*** Source material Section Begins ***

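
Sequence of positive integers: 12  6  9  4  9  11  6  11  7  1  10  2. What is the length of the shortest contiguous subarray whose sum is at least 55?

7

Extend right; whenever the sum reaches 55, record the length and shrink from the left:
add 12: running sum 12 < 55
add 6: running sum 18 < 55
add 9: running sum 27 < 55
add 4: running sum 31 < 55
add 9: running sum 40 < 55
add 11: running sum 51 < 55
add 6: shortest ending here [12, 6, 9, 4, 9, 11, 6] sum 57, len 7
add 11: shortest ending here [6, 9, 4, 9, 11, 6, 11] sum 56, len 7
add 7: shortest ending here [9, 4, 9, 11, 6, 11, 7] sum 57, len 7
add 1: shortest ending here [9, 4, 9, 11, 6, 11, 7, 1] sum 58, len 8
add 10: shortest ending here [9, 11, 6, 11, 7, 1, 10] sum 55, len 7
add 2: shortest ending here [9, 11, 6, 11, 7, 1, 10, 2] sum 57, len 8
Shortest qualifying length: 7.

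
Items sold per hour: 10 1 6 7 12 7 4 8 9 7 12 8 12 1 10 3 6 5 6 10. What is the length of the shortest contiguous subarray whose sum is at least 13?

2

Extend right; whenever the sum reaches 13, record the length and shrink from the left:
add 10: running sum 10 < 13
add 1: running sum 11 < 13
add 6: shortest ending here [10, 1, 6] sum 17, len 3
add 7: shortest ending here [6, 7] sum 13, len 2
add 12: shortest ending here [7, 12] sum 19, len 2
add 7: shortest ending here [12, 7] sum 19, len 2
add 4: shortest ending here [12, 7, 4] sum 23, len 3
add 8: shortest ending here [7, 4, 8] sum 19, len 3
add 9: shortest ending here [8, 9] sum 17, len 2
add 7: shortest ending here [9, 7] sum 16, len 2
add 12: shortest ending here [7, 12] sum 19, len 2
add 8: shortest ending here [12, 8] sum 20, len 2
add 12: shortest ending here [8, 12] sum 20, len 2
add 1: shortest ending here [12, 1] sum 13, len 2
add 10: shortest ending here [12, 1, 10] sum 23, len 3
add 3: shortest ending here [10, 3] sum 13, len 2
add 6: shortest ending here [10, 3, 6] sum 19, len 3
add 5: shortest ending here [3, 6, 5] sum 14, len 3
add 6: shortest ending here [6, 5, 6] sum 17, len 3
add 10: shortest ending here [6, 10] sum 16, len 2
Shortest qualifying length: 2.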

*** Source material Section Ends ***
*** Source material Section Begins ***

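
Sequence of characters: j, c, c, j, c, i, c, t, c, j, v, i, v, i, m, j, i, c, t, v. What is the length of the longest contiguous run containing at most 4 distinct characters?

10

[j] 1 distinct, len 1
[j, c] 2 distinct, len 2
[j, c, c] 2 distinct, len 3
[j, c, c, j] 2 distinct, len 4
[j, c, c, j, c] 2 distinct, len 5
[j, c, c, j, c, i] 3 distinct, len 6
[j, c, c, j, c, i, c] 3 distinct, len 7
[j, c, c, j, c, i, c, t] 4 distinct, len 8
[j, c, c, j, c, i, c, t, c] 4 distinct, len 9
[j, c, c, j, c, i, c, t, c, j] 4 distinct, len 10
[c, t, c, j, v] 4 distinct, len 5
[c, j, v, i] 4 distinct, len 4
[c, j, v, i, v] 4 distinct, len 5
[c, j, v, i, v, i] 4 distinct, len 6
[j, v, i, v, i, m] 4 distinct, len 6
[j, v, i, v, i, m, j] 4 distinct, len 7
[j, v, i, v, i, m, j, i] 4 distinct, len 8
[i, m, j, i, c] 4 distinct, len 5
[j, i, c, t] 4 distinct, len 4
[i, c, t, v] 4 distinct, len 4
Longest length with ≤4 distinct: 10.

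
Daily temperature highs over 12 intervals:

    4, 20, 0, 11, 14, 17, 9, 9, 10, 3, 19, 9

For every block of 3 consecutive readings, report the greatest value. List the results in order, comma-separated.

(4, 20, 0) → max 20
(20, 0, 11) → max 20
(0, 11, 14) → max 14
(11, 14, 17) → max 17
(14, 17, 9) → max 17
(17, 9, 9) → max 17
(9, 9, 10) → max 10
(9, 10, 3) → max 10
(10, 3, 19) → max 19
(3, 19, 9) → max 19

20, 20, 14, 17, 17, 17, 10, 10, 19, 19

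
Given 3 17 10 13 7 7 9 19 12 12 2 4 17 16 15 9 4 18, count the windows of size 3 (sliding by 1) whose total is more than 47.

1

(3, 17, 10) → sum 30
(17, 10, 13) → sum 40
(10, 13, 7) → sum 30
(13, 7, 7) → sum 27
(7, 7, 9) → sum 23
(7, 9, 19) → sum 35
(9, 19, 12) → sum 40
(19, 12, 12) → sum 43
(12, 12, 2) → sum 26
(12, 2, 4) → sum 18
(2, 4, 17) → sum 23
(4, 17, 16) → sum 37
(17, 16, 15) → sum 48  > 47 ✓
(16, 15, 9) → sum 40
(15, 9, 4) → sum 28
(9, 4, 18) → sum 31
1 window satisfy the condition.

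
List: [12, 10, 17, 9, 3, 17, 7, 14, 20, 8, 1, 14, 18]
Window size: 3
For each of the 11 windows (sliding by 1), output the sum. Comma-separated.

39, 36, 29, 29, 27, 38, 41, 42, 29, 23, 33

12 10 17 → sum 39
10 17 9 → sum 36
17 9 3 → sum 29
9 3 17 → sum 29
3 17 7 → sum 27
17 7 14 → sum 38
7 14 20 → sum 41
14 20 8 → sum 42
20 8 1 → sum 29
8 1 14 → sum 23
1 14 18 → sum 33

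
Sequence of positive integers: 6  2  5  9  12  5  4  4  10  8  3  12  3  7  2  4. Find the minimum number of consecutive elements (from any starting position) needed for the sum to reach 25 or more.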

*** Source material Section Ends ***
*** Source material Section Begins ***

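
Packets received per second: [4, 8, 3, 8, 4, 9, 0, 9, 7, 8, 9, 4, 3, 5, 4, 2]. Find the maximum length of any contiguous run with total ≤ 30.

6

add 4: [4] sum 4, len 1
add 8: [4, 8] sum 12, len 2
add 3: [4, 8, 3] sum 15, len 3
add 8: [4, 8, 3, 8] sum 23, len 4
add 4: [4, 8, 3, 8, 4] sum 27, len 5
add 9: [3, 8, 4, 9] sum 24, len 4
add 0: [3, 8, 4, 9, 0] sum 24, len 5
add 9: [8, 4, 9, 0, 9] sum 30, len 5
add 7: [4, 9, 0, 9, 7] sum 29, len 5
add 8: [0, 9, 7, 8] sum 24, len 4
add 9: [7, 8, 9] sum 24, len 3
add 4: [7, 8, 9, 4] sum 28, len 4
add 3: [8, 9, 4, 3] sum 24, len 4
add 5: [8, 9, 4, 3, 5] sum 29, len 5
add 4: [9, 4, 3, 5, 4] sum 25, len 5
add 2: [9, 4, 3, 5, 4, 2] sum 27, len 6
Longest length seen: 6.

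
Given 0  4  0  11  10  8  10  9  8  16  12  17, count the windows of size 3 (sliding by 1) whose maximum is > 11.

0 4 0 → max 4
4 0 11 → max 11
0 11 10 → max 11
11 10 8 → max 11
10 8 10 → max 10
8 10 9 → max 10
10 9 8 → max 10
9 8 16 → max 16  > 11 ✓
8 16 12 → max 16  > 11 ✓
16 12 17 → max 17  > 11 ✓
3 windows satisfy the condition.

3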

*** Source material Section Ends ***

> Problem requirements
Using the entries above, give again exactly the lines from the line holding "Window size: 3" through the line holding "Sequence of positive integers: 6". Include both end lines and nothing else.

> Exercise response
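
Window size: 3
For each of the 11 windows (sliding by 1), output the sum. Comma-separated.

39, 36, 29, 29, 27, 38, 41, 42, 29, 23, 33

12 10 17 → sum 39
10 17 9 → sum 36
17 9 3 → sum 29
9 3 17 → sum 29
3 17 7 → sum 27
17 7 14 → sum 38
7 14 20 → sum 41
14 20 8 → sum 42
20 8 1 → sum 29
8 1 14 → sum 23
1 14 18 → sum 33

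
Sequence of positive integers: 6  2  5  9  12  5  4  4  10  8  3  12  3  7  2  4. Find the minimum number of consecutive elements (from any starting position) needed for the sum to reach 25 or more.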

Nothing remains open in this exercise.